Assignment
Reproduce the data shown below exactly.
----- Given records
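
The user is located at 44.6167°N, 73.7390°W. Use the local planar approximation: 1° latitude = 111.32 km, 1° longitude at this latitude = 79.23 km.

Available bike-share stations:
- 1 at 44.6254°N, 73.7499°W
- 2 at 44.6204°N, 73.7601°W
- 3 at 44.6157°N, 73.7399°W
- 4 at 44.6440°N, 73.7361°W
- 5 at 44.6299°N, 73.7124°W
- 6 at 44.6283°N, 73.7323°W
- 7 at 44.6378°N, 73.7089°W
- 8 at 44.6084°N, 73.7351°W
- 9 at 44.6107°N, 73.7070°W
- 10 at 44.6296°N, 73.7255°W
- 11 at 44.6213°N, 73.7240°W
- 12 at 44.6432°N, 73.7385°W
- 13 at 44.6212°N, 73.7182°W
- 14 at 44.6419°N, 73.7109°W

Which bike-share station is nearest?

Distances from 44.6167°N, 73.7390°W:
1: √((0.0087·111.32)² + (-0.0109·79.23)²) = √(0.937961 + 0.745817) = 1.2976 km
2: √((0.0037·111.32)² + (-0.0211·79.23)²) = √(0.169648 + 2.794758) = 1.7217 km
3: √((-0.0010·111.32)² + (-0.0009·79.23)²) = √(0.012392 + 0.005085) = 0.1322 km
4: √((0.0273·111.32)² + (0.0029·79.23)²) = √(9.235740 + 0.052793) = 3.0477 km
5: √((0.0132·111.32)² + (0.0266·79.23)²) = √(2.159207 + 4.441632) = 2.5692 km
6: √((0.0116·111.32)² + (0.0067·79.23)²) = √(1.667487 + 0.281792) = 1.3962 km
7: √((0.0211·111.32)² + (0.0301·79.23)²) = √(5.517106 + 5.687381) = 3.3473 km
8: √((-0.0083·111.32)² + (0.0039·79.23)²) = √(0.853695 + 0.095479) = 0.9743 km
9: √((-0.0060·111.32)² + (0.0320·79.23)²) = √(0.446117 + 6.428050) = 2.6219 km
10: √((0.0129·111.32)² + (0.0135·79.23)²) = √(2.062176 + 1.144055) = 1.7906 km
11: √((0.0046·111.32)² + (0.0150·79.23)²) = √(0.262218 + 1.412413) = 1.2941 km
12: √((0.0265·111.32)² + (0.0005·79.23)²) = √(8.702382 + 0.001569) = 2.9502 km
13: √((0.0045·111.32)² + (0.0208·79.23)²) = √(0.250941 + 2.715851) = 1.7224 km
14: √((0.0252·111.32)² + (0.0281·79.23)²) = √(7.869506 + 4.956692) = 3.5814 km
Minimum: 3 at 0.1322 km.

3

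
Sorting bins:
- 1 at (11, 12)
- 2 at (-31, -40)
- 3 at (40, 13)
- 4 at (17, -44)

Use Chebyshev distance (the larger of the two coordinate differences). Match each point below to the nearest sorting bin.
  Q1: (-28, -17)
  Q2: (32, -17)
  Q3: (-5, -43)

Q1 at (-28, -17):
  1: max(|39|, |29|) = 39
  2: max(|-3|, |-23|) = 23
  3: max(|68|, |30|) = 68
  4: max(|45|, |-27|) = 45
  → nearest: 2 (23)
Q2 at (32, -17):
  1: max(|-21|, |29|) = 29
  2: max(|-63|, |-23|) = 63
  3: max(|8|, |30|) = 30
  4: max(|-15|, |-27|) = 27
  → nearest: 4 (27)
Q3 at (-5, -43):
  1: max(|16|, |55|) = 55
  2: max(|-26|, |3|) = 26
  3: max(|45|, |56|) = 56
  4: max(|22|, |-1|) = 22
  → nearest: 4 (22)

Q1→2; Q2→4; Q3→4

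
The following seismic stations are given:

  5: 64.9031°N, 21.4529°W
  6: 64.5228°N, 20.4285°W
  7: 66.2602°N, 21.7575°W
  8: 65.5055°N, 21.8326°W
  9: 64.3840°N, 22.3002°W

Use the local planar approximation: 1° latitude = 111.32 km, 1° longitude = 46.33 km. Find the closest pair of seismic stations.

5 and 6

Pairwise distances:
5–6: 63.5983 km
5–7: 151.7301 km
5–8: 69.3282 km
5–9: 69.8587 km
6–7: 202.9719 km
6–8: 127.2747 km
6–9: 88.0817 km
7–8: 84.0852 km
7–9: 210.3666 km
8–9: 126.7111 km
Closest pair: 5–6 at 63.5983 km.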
----------
Result of the exercise
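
The user is located at 44.6167°N, 73.7390°W. Use the local planar approximation: 1° latitude = 111.32 km, 1° longitude at this latitude = 79.23 km.

Available bike-share stations:
- 1 at 44.6254°N, 73.7499°W
- 2 at 44.6204°N, 73.7601°W
- 3 at 44.6157°N, 73.7399°W
- 4 at 44.6440°N, 73.7361°W
- 5 at 44.6299°N, 73.7124°W
- 6 at 44.6283°N, 73.7323°W
- 7 at 44.6378°N, 73.7089°W
- 8 at 44.6084°N, 73.7351°W
- 9 at 44.6107°N, 73.7070°W
- 10 at 44.6296°N, 73.7255°W
- 11 at 44.6213°N, 73.7240°W
- 12 at 44.6432°N, 73.7385°W
- 13 at 44.6212°N, 73.7182°W
- 14 at 44.6419°N, 73.7109°W

Which bike-share station is nearest?

Distances from 44.6167°N, 73.7390°W:
1: √((0.0087·111.32)² + (-0.0109·79.23)²) = √(0.937961 + 0.745817) = 1.2976 km
2: √((0.0037·111.32)² + (-0.0211·79.23)²) = √(0.169648 + 2.794758) = 1.7217 km
3: √((-0.0010·111.32)² + (-0.0009·79.23)²) = √(0.012392 + 0.005085) = 0.1322 km
4: √((0.0273·111.32)² + (0.0029·79.23)²) = √(9.235740 + 0.052793) = 3.0477 km
5: √((0.0132·111.32)² + (0.0266·79.23)²) = √(2.159207 + 4.441632) = 2.5692 km
6: √((0.0116·111.32)² + (0.0067·79.23)²) = √(1.667487 + 0.281792) = 1.3962 km
7: √((0.0211·111.32)² + (0.0301·79.23)²) = √(5.517106 + 5.687381) = 3.3473 km
8: √((-0.0083·111.32)² + (0.0039·79.23)²) = √(0.853695 + 0.095479) = 0.9743 km
9: √((-0.0060·111.32)² + (0.0320·79.23)²) = √(0.446117 + 6.428050) = 2.6219 km
10: √((0.0129·111.32)² + (0.0135·79.23)²) = √(2.062176 + 1.144055) = 1.7906 km
11: √((0.0046·111.32)² + (0.0150·79.23)²) = √(0.262218 + 1.412413) = 1.2941 km
12: √((0.0265·111.32)² + (0.0005·79.23)²) = √(8.702382 + 0.001569) = 2.9502 km
13: √((0.0045·111.32)² + (0.0208·79.23)²) = √(0.250941 + 2.715851) = 1.7224 km
14: √((0.0252·111.32)² + (0.0281·79.23)²) = √(7.869506 + 4.956692) = 3.5814 km
Minimum: 3 at 0.1322 km.

3

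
Sorting bins:
- 1 at (11, 12)
- 2 at (-31, -40)
- 3 at (40, 13)
- 4 at (17, -44)

Use Chebyshev distance (the larger of the two coordinate differences). Match each point below to the nearest sorting bin.
  Q1: (-28, -17)
  Q2: (32, -17)
  Q3: (-5, -43)

Q1 at (-28, -17):
  1: max(|39|, |29|) = 39
  2: max(|-3|, |-23|) = 23
  3: max(|68|, |30|) = 68
  4: max(|45|, |-27|) = 45
  → nearest: 2 (23)
Q2 at (32, -17):
  1: max(|-21|, |29|) = 29
  2: max(|-63|, |-23|) = 63
  3: max(|8|, |30|) = 30
  4: max(|-15|, |-27|) = 27
  → nearest: 4 (27)
Q3 at (-5, -43):
  1: max(|16|, |55|) = 55
  2: max(|-26|, |3|) = 26
  3: max(|45|, |56|) = 56
  4: max(|22|, |-1|) = 22
  → nearest: 4 (22)

Q1→2; Q2→4; Q3→4

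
The following seismic stations are given:

  5: 64.9031°N, 21.4529°W
  6: 64.5228°N, 20.4285°W
  7: 66.2602°N, 21.7575°W
  8: 65.5055°N, 21.8326°W
  9: 64.3840°N, 22.3002°W

Use the local planar approximation: 1° latitude = 111.32 km, 1° longitude = 46.33 km. Find the closest pair of seismic stations.

5 and 6

Pairwise distances:
5–6: 63.5983 km
5–7: 151.7301 km
5–8: 69.3282 km
5–9: 69.8587 km
6–7: 202.9719 km
6–8: 127.2747 km
6–9: 88.0817 km
7–8: 84.0852 km
7–9: 210.3666 km
8–9: 126.7111 km
Closest pair: 5–6 at 63.5983 km.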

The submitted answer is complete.